Exercise objective =>
Below is a listing. Write out exactly its lines between the one holding "- B feeds on I and A." and the one holding "Feeding links (resource", inclusive.

::: Exercise material

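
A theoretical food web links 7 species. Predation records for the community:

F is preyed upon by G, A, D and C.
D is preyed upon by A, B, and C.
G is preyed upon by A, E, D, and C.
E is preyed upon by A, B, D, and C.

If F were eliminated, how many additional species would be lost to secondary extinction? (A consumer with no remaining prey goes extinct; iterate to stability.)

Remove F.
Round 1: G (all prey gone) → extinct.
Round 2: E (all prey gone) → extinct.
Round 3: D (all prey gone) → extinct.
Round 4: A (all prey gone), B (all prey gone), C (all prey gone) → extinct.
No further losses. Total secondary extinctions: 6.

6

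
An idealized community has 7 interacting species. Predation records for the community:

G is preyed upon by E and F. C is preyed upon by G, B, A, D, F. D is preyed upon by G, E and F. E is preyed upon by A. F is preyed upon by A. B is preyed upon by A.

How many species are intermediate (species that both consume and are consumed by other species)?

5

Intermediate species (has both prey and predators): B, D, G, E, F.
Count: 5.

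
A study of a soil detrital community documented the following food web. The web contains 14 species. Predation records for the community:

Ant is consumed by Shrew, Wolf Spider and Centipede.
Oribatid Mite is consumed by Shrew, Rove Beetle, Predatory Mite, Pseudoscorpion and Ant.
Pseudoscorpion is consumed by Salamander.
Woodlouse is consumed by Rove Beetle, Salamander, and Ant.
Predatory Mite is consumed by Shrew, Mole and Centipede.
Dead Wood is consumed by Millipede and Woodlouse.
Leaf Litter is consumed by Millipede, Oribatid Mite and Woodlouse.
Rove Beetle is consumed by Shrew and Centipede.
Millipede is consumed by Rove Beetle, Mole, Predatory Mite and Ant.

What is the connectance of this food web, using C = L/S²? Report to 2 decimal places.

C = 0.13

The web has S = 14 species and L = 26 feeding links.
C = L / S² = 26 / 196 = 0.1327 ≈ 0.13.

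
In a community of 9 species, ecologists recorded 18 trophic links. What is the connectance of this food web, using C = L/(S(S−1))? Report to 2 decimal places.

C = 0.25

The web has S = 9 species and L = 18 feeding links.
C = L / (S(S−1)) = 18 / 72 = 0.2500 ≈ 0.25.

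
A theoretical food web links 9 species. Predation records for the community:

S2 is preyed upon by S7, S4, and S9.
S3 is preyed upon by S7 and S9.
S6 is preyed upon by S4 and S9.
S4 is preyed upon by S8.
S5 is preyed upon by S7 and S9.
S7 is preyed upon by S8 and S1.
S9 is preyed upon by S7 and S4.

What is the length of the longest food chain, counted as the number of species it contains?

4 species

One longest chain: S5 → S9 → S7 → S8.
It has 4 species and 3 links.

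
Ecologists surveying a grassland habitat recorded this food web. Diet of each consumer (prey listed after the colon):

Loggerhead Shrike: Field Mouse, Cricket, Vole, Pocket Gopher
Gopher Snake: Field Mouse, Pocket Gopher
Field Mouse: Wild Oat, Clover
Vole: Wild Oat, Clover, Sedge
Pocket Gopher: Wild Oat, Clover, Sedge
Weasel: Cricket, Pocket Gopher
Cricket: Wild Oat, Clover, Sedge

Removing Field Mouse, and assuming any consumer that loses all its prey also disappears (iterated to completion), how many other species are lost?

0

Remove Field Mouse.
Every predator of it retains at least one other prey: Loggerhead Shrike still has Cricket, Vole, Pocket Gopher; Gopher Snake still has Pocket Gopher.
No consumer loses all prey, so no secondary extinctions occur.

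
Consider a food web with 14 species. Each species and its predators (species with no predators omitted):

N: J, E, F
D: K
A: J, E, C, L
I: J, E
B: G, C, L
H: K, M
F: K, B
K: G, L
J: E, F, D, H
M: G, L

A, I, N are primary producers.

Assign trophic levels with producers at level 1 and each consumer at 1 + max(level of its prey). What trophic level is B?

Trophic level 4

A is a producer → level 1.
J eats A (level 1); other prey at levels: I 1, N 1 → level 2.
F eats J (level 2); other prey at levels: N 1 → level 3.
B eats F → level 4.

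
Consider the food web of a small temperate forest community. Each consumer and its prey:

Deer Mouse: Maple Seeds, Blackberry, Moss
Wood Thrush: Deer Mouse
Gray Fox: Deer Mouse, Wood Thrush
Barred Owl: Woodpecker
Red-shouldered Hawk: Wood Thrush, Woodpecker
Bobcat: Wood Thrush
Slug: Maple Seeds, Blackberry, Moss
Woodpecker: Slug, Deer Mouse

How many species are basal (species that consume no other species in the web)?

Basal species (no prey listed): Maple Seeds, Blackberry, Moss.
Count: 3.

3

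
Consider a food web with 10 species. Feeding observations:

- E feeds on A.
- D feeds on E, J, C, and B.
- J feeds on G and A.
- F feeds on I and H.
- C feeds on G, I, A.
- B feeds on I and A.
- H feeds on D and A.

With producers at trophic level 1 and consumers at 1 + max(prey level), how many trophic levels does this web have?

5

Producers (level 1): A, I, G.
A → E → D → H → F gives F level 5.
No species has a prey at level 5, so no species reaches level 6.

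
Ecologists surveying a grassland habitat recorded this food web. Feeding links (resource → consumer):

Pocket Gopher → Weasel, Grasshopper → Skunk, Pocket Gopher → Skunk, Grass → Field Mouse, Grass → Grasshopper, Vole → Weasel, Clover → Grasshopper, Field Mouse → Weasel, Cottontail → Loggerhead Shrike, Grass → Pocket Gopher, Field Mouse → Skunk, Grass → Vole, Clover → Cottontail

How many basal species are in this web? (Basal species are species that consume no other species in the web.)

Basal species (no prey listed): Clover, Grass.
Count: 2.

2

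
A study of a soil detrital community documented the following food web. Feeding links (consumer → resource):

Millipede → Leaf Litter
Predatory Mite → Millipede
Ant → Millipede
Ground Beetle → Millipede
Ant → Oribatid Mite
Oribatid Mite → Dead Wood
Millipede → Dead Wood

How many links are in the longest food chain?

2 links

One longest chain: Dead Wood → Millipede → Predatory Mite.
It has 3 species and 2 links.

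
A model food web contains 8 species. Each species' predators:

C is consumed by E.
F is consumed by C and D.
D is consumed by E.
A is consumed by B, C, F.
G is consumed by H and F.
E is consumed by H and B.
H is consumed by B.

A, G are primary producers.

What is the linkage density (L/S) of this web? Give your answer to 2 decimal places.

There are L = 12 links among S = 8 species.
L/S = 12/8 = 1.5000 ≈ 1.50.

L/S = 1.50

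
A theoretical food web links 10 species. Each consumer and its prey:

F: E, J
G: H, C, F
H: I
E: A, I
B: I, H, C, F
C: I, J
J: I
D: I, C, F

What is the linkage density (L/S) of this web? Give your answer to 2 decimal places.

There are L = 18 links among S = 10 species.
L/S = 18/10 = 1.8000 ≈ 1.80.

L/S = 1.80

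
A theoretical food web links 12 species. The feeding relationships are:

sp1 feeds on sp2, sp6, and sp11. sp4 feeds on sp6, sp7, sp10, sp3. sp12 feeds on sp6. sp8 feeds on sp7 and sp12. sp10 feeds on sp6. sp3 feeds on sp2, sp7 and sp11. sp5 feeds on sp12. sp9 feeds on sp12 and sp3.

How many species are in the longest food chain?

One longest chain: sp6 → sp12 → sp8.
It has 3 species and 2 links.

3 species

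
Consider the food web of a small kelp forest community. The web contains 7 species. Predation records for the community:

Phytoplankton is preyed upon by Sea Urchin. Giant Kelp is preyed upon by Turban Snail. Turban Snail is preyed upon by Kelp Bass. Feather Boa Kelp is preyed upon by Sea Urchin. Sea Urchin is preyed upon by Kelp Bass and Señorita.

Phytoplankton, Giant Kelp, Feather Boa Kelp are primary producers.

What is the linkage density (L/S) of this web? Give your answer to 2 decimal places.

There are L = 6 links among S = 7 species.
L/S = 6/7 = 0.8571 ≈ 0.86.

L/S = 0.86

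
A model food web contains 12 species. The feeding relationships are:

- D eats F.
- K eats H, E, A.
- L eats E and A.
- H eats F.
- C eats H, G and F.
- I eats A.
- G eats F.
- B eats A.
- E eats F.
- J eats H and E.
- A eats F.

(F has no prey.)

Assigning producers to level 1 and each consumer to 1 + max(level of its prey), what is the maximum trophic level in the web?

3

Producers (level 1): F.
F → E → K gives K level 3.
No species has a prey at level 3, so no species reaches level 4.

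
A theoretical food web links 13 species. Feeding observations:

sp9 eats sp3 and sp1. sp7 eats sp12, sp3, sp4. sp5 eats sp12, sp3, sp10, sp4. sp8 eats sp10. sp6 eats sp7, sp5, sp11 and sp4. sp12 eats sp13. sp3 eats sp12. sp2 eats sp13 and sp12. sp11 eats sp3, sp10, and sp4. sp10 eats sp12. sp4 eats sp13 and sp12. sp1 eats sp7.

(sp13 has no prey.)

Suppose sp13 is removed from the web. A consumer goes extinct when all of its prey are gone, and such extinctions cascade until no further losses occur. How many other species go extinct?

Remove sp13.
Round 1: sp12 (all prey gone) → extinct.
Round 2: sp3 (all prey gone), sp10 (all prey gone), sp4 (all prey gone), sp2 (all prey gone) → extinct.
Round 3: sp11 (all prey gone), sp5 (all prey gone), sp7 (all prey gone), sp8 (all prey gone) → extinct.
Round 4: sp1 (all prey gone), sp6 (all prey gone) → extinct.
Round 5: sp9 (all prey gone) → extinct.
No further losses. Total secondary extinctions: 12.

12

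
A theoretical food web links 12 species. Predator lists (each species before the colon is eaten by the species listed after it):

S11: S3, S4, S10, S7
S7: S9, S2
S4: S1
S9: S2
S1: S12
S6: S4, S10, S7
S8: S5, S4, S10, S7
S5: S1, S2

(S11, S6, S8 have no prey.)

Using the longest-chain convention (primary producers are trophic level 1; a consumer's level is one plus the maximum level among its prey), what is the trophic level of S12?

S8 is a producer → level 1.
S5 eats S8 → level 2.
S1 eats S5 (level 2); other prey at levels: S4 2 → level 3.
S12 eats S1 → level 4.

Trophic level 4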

::::::

Task answer =>
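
- B feeds on I and A.
- H feeds on D and A.

With producers at trophic level 1 and consumers at 1 + max(prey level), how many trophic levels does this web have?

5

Producers (level 1): A, I, G.
A → E → D → H → F gives F level 5.
No species has a prey at level 5, so no species reaches level 6.

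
Ecologists surveying a grassland habitat recorded this food web. Feeding links (resource → consumer):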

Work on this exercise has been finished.